• [BRIEF]: Give back the line below containing "Compute (14.58 kg" and every later line, exactly.

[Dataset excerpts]
************

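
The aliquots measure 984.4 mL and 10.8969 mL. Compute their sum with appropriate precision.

995.3 mL

984.4 mL + 10.8969 mL = 995.2969 mL.
Addition/subtraction keeps the fewest decimal places: 984.4 → 1 decimal place, 10.8969 → 4 decimal places; limit is 1.
Rounded to 1 decimal place: 995.3 mL.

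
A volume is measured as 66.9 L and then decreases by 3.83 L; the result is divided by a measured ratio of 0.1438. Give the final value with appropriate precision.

66.9 L − 3.83 L = 63.07 L; the difference is limited to 1 decimal place (3 s.f.).
Carrying full precision, 63.07 ÷ 0.1438 = 438.59527121… L; 0.1438 has 4 s.f., so the result keeps min(3, 4) = 3 s.f.
Rounded to 3 significant figures: 439 L.

439 L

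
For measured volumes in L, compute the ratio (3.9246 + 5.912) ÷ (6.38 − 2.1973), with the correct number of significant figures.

3.9246 + 5.912 = 9.8366, limited to 3 d.p. → 4 s.f.; 6.38 − 2.1973 = 4.1827, limited to 2 d.p. → 3 s.f.
Carrying full precision, 9.8366 ÷ 4.1827 = 2.35173452555…; keep min(4, 3) = 3 s.f.
Rounded to 3 significant figures: 2.35.

2.35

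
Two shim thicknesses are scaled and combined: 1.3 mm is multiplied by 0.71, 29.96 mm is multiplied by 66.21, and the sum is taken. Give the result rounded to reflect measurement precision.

1.3 × 0.71 = 0.923 → 0.92 mm (2 s.f., last digit at the 10^-2 place).
29.96 × 66.21 = 1983.6516 → 1984 mm (4 s.f., last digit at the 10^0 place).
Sum: 1984.5746 mm; keep the coarser place, 10^0.
Result: 1985 mm.

1985 mm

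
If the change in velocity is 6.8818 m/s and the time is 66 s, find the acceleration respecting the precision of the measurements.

acceleration = 6.8818 m/s ÷ 66 s = 0.10426969697… m/s².
6.8818 has 5 significant figures; 66 has 2.
Division/multiplication keeps the fewest: 2 significant figures.
Rounded: 0.10 m/s².

0.10 m/s²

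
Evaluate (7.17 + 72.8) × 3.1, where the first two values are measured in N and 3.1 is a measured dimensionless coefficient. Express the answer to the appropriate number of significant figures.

2.5 × 10² N

7.17 N + 72.8 N = 79.97 N; the sum is limited to 1 decimal place (3 s.f.).
Carrying full precision, 79.97 × 3.1 = 247.907 N; 3.1 has 2 s.f., so the result keeps min(3, 2) = 2 s.f.
Rounded to 2 significant figures: 2.5 × 10² N.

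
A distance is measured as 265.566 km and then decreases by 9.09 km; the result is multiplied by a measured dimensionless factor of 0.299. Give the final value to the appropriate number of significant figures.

76.7 km

265.566 km − 9.09 km = 256.476 km; the difference is limited to 2 decimal places (5 s.f.).
Carrying full precision, 256.476 × 0.299 = 76.686324 km; 0.299 has 3 s.f., so the result keeps min(5, 3) = 3 s.f.
Rounded to 3 significant figures: 76.7 km.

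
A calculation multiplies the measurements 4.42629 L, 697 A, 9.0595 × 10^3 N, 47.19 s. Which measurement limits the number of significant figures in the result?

697 A

4.42629 L → 6 s.f.; 697 A → 3 s.f.; 9.0595 × 10^3 N → 5 s.f.; 47.19 s → 4 s.f.
The fewest is 3 significant figures, from 697 A.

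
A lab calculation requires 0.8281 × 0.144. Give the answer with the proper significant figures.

0.119

0.8281 × 0.144 = 0.1192464
Multiplication/division keeps the fewest significant figures: 0.8281 → 4 s.f., 0.144 → 3 s.f.; limit is 3.
Rounded to 3 significant figures: 0.119.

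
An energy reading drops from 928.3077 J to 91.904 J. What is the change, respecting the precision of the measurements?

928.3077 J − 91.904 J = 836.4037 J.
Addition/subtraction keeps the fewest decimal places: 928.3077 → 4 decimal places, 91.904 → 3 decimal places; limit is 3.
Rounded to 3 decimal places: 836.404 J.

836.404 J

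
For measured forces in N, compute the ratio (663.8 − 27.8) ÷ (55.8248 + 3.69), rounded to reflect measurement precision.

10.69

663.8 − 27.8 = 636.0, limited to 1 d.p. → 4 s.f.; 55.8248 + 3.69 = 59.5148, limited to 2 d.p. → 4 s.f.
Carrying full precision, 636.0 ÷ 59.5148 = 10.6864174962…; keep min(4, 4) = 4 s.f.
Rounded to 4 significant figures: 10.69.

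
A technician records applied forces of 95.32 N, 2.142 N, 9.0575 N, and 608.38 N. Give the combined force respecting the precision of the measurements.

95.32 N + 2.142 N + 9.0575 N + 608.38 N = 714.8995 N.
Addition/subtraction keeps the fewest decimal places: 95.32 → 2 decimal places, 2.142 → 3 decimal places, 9.0575 → 4 decimal places, 608.38 → 2 decimal places; limit is 2.
Rounded to 2 decimal places: 714.90 N.

714.90 N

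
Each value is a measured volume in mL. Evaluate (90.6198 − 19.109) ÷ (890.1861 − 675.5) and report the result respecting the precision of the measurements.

0.3331

90.6198 − 19.109 = 71.5108, limited to 3 d.p. → 5 s.f.; 890.1861 − 675.5 = 214.6861, limited to 1 d.p. → 4 s.f.
Carrying full precision, 71.5108 ÷ 214.6861 = 0.333094690341…; keep min(5, 4) = 4 s.f.
Rounded to 4 significant figures: 0.3331.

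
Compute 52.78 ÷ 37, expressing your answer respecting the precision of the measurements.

52.78 ÷ 37 = 1.42648648649…
Multiplication/division keeps the fewest significant figures: 52.78 → 4 s.f., 37 → 2 s.f.; limit is 2.
Rounded to 2 significant figures: 1.4.

1.4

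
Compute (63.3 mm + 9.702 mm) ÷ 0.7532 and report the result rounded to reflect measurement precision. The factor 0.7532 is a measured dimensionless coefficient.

63.3 mm + 9.702 mm = 73.002 mm; the sum is limited to 1 decimal place (3 s.f.).
Carrying full precision, 73.002 ÷ 0.7532 = 96.9224641529… mm; 0.7532 has 4 s.f., so the result keeps min(3, 4) = 3 s.f.
Rounded to 3 significant figures: 96.9 mm.

96.9 mm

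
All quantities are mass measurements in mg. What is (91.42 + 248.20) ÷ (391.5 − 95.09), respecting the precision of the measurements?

1.146

91.42 + 248.20 = 339.62, limited to 2 d.p. → 5 s.f.; 391.5 − 95.09 = 296.41, limited to 1 d.p. → 4 s.f.
Carrying full precision, 339.62 ÷ 296.41 = 1.14577780777…; keep min(5, 4) = 4 s.f.
Rounded to 4 significant figures: 1.146.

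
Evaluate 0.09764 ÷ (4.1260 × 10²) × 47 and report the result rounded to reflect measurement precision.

0.09764 ÷ (4.1260 × 10²) × 47 = 0.0111223460979…
Multiplication/division keeps the fewest significant figures: 0.09764 → 4 s.f., 4.1260 × 10² → 5 s.f., 47 → 2 s.f.; limit is 2.
Rounded to 2 significant figures: 0.011.

0.011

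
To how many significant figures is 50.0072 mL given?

50.0072: zeros between nonzero digits are significant.

6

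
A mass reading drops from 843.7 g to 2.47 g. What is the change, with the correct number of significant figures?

841.2 g

843.7 g − 2.47 g = 841.23 g.
Addition/subtraction keeps the fewest decimal places: 843.7 → 1 decimal place, 2.47 → 2 decimal places; limit is 1.
Rounded to 1 decimal place: 841.2 g.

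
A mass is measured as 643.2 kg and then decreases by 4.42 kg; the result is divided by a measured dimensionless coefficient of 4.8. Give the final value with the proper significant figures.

1.3 × 10^2 kg

643.2 kg − 4.42 kg = 638.78 kg; the difference is limited to 1 decimal place (4 s.f.).
Carrying full precision, 638.78 ÷ 4.8 = 133.079166667… kg; 4.8 has 2 s.f., so the result keeps min(4, 2) = 2 s.f.
Rounded to 2 significant figures: 1.3 × 10^2 kg.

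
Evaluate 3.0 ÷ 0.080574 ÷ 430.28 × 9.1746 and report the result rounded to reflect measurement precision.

3.0 ÷ 0.080574 ÷ 430.28 × 9.1746 = 0.7938936153…
Multiplication/division keeps the fewest significant figures: 3.0 → 2 s.f., 0.080574 → 5 s.f., 430.28 → 5 s.f., 9.1746 → 5 s.f.; limit is 2.
Rounded to 2 significant figures: 0.79.

0.79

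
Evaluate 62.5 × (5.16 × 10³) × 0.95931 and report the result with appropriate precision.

62.5 × (5.16 × 10³) × 0.95931 = 309377.475
Multiplication/division keeps the fewest significant figures: 62.5 → 3 s.f., 5.16 × 10³ → 3 s.f., 0.95931 → 5 s.f.; limit is 3.
Rounded to 3 significant figures: 3.09 × 10⁵.

3.09 × 10⁵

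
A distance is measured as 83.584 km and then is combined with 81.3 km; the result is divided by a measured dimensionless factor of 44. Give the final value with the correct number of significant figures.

3.7 km

83.584 km + 81.3 km = 164.884 km; the sum is limited to 1 decimal place (4 s.f.).
Carrying full precision, 164.884 ÷ 44 = 3.74736363636… km; 44 has 2 s.f., so the result keeps min(4, 2) = 2 s.f.
Rounded to 2 significant figures: 3.7 km.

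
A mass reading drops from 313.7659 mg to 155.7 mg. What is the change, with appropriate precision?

158.1 mg

313.7659 mg − 155.7 mg = 158.0659 mg.
Addition/subtraction keeps the fewest decimal places: 313.7659 → 4 decimal places, 155.7 → 1 decimal place; limit is 1.
Rounded to 1 decimal place: 158.1 mg.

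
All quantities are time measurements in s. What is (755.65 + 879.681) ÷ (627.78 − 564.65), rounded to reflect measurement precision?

755.65 + 879.681 = 1635.331, limited to 2 d.p. → 6 s.f.; 627.78 − 564.65 = 63.13, limited to 2 d.p. → 4 s.f.
Carrying full precision, 1635.331 ÷ 63.13 = 25.904181847…; keep min(6, 4) = 4 s.f.
Rounded to 4 significant figures: 25.90.

25.90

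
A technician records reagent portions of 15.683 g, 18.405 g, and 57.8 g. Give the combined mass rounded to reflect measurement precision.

15.683 g + 18.405 g + 57.8 g = 91.888 g.
Addition/subtraction keeps the fewest decimal places: 15.683 → 3 decimal places, 18.405 → 3 decimal places, 57.8 → 1 decimal place; limit is 1.
Rounded to 1 decimal place: 91.9 g.

91.9 g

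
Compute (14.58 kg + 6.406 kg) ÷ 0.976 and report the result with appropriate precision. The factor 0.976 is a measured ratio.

21.5 kg

14.58 kg + 6.406 kg = 20.986 kg; the sum is limited to 2 decimal places (4 s.f.).
Carrying full precision, 20.986 ÷ 0.976 = 21.5020491803… kg; 0.976 has 3 s.f., so the result keeps min(4, 3) = 3 s.f.
Rounded to 3 significant figures: 21.5 kg.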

************

• [EXPECTED OUTPUT]:
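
Compute (14.58 kg + 6.406 kg) ÷ 0.976 and report the result with appropriate precision. The factor 0.976 is a measured ratio.

21.5 kg

14.58 kg + 6.406 kg = 20.986 kg; the sum is limited to 2 decimal places (4 s.f.).
Carrying full precision, 20.986 ÷ 0.976 = 21.5020491803… kg; 0.976 has 3 s.f., so the result keeps min(4, 3) = 3 s.f.
Rounded to 3 significant figures: 21.5 kg.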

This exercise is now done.